Problem details: From the entries below, copy every line where the string "separates" appears.

Data excerpts:

*** Block opens ***

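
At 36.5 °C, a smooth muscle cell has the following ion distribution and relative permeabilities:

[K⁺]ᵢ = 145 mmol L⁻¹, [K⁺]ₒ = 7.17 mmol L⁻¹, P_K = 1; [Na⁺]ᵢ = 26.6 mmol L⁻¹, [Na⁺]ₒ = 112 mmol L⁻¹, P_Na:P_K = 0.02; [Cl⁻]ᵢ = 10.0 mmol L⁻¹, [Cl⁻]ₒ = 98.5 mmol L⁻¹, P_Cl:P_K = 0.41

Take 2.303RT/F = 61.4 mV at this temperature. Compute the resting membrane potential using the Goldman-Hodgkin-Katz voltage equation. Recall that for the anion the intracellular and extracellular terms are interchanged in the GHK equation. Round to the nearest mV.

-70 mV

Vm = 61.4 · log₁₀[(Σ P·[cation]ₒ + Σ P·[anion]ᵢ) / (Σ P·[cation]ᵢ + Σ P·[anion]ₒ)]
Numerator = 1×7.17 + 0.02×112 + 0.41×10.0 = 13.51
Denominator = 1×145 + 0.02×26.6 + 0.41×98.5 = 185.9
Vm = 61.4 · log₁₀(0.072667) = 61.4 × (-1.1387) = -69.91 mV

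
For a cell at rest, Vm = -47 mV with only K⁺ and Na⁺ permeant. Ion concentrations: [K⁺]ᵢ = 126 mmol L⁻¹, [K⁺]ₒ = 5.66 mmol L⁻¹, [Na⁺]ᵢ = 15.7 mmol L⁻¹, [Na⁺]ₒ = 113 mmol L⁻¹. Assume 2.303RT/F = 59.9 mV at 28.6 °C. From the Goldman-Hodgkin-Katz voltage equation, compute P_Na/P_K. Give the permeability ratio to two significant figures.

Let α = P_Na/P_K. GHK: Vm = 59.9·log₁₀[(Kₒ + α·Naₒ)/(Kᵢ + α·Naᵢ)].
10^(Vm/59.9) = 10^(-47.0/59.9) = 0.16419
So 0.16419·(Kᵢ + α·Naᵢ) = Kₒ + α·Naₒ → α = (0.16419·126.0 − 5.66) / (113.0 − 0.16419·15.7)
α = (20.69 − 5.66) / (113.0 − 2.578) = 15.03/110.4 = 0.1361

0.14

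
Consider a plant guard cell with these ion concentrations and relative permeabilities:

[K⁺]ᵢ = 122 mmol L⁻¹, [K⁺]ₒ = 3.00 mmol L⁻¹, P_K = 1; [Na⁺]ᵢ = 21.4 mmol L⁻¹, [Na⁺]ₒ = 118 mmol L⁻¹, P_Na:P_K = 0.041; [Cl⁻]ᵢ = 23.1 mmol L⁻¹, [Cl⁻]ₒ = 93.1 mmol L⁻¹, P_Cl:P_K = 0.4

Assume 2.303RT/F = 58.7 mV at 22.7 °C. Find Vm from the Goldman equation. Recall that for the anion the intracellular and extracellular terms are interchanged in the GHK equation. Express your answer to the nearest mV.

-57 mV

Vm = 58.7 · log₁₀[(Σ P·[cation]ₒ + Σ P·[anion]ᵢ) / (Σ P·[cation]ᵢ + Σ P·[anion]ₒ)]
Numerator = 1×3.00 + 0.041×118 + 0.4×23.1 = 17.08
Denominator = 1×122 + 0.041×21.4 + 0.4×93.1 = 160.1
Vm = 58.7 · log₁₀(0.10666) = 58.7 × (-0.9720) = -57.06 mV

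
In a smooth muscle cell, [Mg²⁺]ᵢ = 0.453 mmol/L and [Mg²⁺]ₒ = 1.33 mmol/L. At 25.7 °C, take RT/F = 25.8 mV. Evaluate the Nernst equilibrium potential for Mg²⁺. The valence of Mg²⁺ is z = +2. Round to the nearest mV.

E = (25.8/z) · ln([Mg²⁺]_out/[Mg²⁺]_in) with z = +2.
= (25.8/2) · ln(1.33/0.453) = 12.90 · ln(2.936)
= 12.90 · (1.0770) = 13.89 mV

14 mV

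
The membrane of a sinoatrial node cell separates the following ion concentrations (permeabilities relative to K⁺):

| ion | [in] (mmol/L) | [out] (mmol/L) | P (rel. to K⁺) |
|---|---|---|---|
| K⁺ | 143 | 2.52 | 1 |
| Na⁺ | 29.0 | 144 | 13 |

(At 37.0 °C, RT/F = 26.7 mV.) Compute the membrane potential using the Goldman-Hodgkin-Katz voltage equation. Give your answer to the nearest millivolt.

Vm = 26.7 · ln[(Σ P·[cation]ₒ + Σ P·[anion]ᵢ) / (Σ P·[cation]ᵢ + Σ P·[anion]ₒ)]
Numerator = 1×2.52 + 13×144 = 1875
Denominator = 1×143 + 13×29.0 = 520
Vm = 26.7 · ln(3.6048) = 26.7 × (1.2823) = 34.24 mV

34 mV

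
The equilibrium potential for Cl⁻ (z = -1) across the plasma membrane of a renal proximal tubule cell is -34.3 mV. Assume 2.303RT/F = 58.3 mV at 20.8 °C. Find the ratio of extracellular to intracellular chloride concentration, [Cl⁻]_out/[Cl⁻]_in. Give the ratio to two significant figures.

3.9

log₁₀([out]/[in]) = E·z/(58.3) = -34.3 × -1 / 58.3 = 0.5883
[out]/[in] = 10^(0.5883) = 3.876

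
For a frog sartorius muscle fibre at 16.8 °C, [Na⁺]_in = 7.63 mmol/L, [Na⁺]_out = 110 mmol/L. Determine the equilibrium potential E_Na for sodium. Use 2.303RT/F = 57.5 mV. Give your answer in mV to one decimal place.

66.6 mV

E = (57.5/z) · log₁₀([Na⁺]_out/[Na⁺]_in) with z = +1.
= (57.5/1) · log₁₀(110/7.63) = 57.50 · log₁₀(14.42)
= 57.50 · (1.1589) = 66.63 mV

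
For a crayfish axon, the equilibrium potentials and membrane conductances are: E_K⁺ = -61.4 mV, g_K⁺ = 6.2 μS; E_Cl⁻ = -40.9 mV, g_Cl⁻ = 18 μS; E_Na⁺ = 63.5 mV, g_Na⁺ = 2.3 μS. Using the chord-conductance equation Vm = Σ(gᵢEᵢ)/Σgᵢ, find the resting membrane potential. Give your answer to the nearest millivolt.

-37 mV

Σ gᵢEᵢ = 6.2·(-61.4) + 18·(-40.9) + 2.3·(63.5) = -970.83
Σ gᵢ = 6.2 + 18 + 2.3 = 26.5
Vm = -970.83 / 26.5 = -36.64 mV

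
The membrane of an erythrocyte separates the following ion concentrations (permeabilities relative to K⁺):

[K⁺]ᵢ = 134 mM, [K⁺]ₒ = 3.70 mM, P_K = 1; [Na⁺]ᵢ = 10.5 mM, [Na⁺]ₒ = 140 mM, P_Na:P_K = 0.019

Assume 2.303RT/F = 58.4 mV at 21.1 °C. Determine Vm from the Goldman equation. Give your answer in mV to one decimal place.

-77.3 mV

Vm = 58.4 · log₁₀[(Σ P·[cation]ₒ + Σ P·[anion]ᵢ) / (Σ P·[cation]ᵢ + Σ P·[anion]ₒ)]
Numerator = 1×3.70 + 0.019×140 = 6.36
Denominator = 1×134 + 0.019×10.5 = 134.2
Vm = 58.4 · log₁₀(0.047392) = 58.4 × (-1.3243) = -77.34 mV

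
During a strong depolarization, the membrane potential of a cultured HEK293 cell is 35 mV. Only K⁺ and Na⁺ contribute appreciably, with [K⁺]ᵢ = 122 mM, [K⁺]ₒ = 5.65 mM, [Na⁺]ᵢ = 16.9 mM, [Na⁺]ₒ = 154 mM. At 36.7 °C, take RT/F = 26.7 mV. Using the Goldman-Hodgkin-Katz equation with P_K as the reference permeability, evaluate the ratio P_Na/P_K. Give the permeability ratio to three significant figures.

4.89

Let α = P_Na/P_K. GHK: Vm = 26.7·ln[(Kₒ + α·Naₒ)/(Kᵢ + α·Naᵢ)].
e^(Vm/26.7) = e^(35.0/26.7) = 3.7094
So 3.7094·(Kᵢ + α·Naᵢ) = Kₒ + α·Naₒ → α = (3.7094·122.0 − 5.65) / (154.0 − 3.7094·16.9)
α = (452.5 − 5.65) / (154.0 − 62.69) = 446.9/91.31 = 4.894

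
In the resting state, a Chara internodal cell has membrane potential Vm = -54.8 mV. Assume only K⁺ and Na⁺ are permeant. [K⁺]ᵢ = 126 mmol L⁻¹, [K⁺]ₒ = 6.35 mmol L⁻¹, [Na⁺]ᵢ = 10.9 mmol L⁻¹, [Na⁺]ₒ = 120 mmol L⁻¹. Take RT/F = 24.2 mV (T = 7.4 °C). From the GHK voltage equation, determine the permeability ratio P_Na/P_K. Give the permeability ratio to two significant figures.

0.057

Let α = P_Na/P_K. GHK: Vm = 24.2·ln[(Kₒ + α·Naₒ)/(Kᵢ + α·Naᵢ)].
e^(Vm/24.2) = e^(-54.8/24.2) = 0.10389
So 0.10389·(Kᵢ + α·Naᵢ) = Kₒ + α·Naₒ → α = (0.10389·126.0 − 6.35) / (120.0 − 0.10389·10.9)
α = (13.09 − 6.35) / (120.0 − 1.132) = 6.74/118.9 = 0.0567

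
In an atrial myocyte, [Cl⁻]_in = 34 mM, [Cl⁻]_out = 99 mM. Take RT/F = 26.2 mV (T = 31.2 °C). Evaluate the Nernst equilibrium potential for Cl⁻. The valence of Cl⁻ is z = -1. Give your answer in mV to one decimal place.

-28.0 mV

E = (26.2/z) · ln([Cl⁻]_out/[Cl⁻]_in) with z = -1.
For an anion, dividing by z = -1 reverses the sign.
= (26.2/-1) · ln(99/34) = -26.20 · ln(2.912)
= -26.20 · (1.0688) = -28.00 mV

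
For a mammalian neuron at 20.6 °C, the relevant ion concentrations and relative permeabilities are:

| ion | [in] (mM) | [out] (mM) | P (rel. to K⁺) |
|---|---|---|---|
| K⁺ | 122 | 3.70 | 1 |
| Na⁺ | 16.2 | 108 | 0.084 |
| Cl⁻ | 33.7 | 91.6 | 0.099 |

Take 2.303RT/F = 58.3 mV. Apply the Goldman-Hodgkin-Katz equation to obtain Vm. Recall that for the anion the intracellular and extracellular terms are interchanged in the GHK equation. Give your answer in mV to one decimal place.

-53.3 mV

Vm = 58.3 · log₁₀[(Σ P·[cation]ₒ + Σ P·[anion]ᵢ) / (Σ P·[cation]ᵢ + Σ P·[anion]ₒ)]
Numerator = 1×3.70 + 0.084×108 + 0.099×33.7 = 16.11
Denominator = 1×122 + 0.084×16.2 + 0.099×91.6 = 132.4
Vm = 58.3 · log₁₀(0.12164) = 58.3 × (-0.9149) = -53.34 mV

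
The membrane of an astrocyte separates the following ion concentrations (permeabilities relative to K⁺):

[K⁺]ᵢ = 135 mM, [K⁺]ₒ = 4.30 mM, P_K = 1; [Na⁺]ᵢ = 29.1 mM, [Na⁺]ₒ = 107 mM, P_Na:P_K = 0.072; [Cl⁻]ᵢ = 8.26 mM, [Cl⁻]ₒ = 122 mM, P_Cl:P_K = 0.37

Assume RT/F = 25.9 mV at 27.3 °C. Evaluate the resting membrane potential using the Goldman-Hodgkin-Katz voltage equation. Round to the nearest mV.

Vm = 25.9 · ln[(Σ P·[cation]ₒ + Σ P·[anion]ᵢ) / (Σ P·[cation]ᵢ + Σ P·[anion]ₒ)]
Numerator = 1×4.30 + 0.072×107 + 0.37×8.26 = 15.06
Denominator = 1×135 + 0.072×29.1 + 0.37×122 = 182.2
Vm = 25.9 · ln(0.082642) = 25.9 × (-2.4932) = -64.57 mV

-65 mV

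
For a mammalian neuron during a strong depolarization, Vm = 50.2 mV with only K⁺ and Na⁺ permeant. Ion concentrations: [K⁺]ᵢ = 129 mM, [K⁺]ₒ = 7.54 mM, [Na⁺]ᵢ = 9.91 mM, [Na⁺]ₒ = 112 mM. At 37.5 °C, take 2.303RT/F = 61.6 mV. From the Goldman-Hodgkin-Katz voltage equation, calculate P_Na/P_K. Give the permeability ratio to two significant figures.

Let α = P_Na/P_K. GHK: Vm = 61.6·log₁₀[(Kₒ + α·Naₒ)/(Kᵢ + α·Naᵢ)].
10^(Vm/61.6) = 10^(50.2/61.6) = 6.5303
So 6.5303·(Kᵢ + α·Naᵢ) = Kₒ + α·Naₒ → α = (6.5303·129.0 − 7.54) / (112.0 − 6.5303·9.91)
α = (842.4 − 7.54) / (112.0 − 64.72) = 834.9/47.28 = 17.66

18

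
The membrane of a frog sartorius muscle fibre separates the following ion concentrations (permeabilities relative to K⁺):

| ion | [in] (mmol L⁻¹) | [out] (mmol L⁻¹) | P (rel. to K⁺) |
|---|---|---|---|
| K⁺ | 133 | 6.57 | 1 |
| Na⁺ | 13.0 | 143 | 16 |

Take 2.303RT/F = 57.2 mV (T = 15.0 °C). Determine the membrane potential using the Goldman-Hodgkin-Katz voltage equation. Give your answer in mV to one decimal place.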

*** Block closes ***

Task solution:
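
The membrane of a sinoatrial node cell separates the following ion concentrations (permeabilities relative to K⁺):
The membrane of an erythrocyte separates the following ion concentrations (permeabilities relative to K⁺):
The membrane of an astrocyte separates the following ion concentrations (permeabilities relative to K⁺):
The membrane of a frog sartorius muscle fibre separates the following ion concentrations (permeabilities relative to K⁺):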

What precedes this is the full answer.